Aim of the exercise: The lines you return must be all those in the data that hold the string "Game".

Records to use:
----------

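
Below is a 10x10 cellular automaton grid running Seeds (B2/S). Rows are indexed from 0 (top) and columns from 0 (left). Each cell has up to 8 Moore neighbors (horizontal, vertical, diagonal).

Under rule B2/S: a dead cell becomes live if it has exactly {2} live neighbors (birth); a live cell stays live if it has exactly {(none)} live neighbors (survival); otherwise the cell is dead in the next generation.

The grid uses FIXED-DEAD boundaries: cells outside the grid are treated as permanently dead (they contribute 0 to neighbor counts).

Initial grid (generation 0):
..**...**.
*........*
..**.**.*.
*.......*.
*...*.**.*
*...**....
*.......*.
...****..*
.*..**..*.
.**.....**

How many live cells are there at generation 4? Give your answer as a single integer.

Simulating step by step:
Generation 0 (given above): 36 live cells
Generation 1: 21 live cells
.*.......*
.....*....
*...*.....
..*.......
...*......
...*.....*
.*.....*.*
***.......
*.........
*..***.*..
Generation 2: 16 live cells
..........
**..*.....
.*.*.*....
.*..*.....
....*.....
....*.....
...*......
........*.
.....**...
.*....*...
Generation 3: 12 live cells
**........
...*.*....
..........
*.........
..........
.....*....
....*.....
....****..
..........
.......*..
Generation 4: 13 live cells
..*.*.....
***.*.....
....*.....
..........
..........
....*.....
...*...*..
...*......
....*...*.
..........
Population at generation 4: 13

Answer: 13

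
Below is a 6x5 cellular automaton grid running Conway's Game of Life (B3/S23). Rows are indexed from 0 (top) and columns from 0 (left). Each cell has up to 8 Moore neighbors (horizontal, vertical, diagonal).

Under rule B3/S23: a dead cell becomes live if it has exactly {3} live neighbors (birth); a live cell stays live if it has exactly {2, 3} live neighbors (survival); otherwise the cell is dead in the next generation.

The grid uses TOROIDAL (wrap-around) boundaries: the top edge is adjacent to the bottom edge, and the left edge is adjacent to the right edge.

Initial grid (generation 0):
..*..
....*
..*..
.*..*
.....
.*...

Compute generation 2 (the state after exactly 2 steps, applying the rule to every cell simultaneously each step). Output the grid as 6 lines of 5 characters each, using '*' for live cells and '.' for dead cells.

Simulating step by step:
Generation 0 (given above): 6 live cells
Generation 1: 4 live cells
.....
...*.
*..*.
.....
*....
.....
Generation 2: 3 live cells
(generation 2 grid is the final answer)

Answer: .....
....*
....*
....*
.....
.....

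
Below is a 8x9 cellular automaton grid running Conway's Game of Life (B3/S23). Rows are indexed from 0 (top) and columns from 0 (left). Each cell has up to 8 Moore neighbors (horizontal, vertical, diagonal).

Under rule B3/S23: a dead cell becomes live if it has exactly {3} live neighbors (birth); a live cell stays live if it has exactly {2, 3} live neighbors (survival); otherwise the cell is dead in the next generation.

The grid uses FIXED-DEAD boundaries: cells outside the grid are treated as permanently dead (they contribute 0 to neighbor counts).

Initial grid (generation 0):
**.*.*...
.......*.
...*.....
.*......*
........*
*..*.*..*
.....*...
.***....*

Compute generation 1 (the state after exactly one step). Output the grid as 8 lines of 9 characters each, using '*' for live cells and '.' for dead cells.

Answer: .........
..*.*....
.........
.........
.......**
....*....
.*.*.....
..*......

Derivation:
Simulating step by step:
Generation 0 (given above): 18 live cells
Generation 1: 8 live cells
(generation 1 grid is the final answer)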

----------

Answer to the exercise:
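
Below is a 6x5 cellular automaton grid running Conway's Game of Life (B3/S23). Rows are indexed from 0 (top) and columns from 0 (left). Each cell has up to 8 Moore neighbors (horizontal, vertical, diagonal).
Below is a 8x9 cellular automaton grid running Conway's Game of Life (B3/S23). Rows are indexed from 0 (top) and columns from 0 (left). Each cell has up to 8 Moore neighbors (horizontal, vertical, diagonal).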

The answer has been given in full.